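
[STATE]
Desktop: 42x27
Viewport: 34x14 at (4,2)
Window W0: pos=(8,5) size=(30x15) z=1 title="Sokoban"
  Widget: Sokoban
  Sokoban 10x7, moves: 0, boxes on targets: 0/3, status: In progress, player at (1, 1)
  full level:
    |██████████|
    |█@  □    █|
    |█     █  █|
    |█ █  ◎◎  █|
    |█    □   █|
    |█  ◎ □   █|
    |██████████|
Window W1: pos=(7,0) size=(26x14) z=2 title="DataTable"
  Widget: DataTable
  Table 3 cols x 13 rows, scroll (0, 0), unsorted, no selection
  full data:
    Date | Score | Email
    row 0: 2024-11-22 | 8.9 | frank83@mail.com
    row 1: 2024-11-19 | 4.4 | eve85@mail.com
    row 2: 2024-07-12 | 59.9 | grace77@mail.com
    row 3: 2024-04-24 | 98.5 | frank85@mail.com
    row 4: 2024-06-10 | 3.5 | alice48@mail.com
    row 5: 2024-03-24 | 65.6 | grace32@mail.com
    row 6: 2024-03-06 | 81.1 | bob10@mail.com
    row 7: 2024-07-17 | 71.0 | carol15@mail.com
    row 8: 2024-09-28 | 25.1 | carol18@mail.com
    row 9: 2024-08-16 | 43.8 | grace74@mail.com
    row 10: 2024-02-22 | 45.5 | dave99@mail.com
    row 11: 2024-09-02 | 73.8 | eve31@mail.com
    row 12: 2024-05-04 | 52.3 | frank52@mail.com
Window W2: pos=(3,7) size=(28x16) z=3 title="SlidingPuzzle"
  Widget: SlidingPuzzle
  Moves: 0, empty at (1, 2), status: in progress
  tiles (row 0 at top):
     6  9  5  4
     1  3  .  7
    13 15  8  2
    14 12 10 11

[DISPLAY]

   ┠────────────────────────┨     
   ┃Date      │Score│Email  ┃     
   ┃──────────┼─────┼───────┃     
   ┃2024-11-22│8.9  │frank83┃━━━━┓
   ┃2024-11-19│4.4  │eve85@m┃    ┃
━━━━━━━━━━━━━━━━━━━━━━━━━━┓7┃────┨
 SlidingPuzzle            ┃5┃    ┃
──────────────────────────┨8┃    ┃
┌────┬────┬────┬────┐     ┃2┃    ┃
│  6 │  9 │  5 │  4 │     ┃m┃    ┃
├────┼────┼────┼────┤     ┃5┃    ┃
│  1 │  3 │    │  7 │     ┃━┛    ┃
├────┼────┼────┼────┤     ┃      ┃
│ 13 │ 15 │  8 │  2 │     ┃      ┃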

◆ ◆ ◆ ◆ ◆

Look above for the line holding "Moves: 0, empty" and the line holding "14 12 10 11", then output exactly those two lines and every line between them, nothing more.

*The answer*.
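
  Moves: 0, empty at (1, 2), status: in progress
  tiles (row 0 at top):
     6  9  5  4
     1  3  .  7
    13 15  8  2
    14 12 10 11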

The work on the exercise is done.